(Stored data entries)
........

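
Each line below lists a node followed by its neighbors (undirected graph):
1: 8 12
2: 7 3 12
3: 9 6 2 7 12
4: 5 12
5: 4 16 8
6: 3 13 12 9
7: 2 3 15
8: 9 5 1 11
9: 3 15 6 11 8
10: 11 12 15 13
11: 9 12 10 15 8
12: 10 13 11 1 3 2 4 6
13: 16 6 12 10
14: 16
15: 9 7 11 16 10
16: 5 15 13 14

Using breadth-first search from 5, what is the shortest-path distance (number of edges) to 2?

Level 0: 5
Level 1: 4, 8, 16
Level 2: 1, 9, 11, 12, 13, 14, 15
Level 3: 2, 3, 6, 7, 10
2 first appears at level 3.

3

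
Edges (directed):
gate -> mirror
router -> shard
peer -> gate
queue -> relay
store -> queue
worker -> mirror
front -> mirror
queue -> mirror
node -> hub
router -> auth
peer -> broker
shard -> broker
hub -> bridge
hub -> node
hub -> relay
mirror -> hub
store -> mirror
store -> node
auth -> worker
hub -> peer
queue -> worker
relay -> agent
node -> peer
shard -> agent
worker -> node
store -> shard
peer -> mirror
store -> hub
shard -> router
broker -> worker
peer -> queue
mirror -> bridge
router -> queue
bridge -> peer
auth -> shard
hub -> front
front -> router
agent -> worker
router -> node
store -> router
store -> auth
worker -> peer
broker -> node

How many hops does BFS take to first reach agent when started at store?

Level 0: store
Level 1: auth, hub, mirror, node, queue, router, shard
Level 2: agent, bridge, broker, front, peer, relay, worker
Level 3: gate
agent first appears at level 2.

2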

........

Only the lines from the one that contains "6: 3 13 12 9" to the end of the entries above should be given again, exactly and in full.

WRITTEN ANSWER>
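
6: 3 13 12 9
7: 2 3 15
8: 9 5 1 11
9: 3 15 6 11 8
10: 11 12 15 13
11: 9 12 10 15 8
12: 10 13 11 1 3 2 4 6
13: 16 6 12 10
14: 16
15: 9 7 11 16 10
16: 5 15 13 14

Using breadth-first search from 5, what is the shortest-path distance (number of edges) to 2?

Level 0: 5
Level 1: 4, 8, 16
Level 2: 1, 9, 11, 12, 13, 14, 15
Level 3: 2, 3, 6, 7, 10
2 first appears at level 3.

3

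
Edges (directed):
gate -> mirror
router -> shard
peer -> gate
queue -> relay
store -> queue
worker -> mirror
front -> mirror
queue -> mirror
node -> hub
router -> auth
peer -> broker
shard -> broker
hub -> bridge
hub -> node
hub -> relay
mirror -> hub
store -> mirror
store -> node
auth -> worker
hub -> peer
queue -> worker
relay -> agent
node -> peer
shard -> agent
worker -> node
store -> shard
peer -> mirror
store -> hub
shard -> router
broker -> worker
peer -> queue
mirror -> bridge
router -> queue
bridge -> peer
auth -> shard
hub -> front
front -> router
agent -> worker
router -> node
store -> router
store -> auth
worker -> peer
broker -> node

How many hops does BFS take to first reach agent when started at store?

Level 0: store
Level 1: auth, hub, mirror, node, queue, router, shard
Level 2: agent, bridge, broker, front, peer, relay, worker
Level 3: gate
agent first appears at level 2.

2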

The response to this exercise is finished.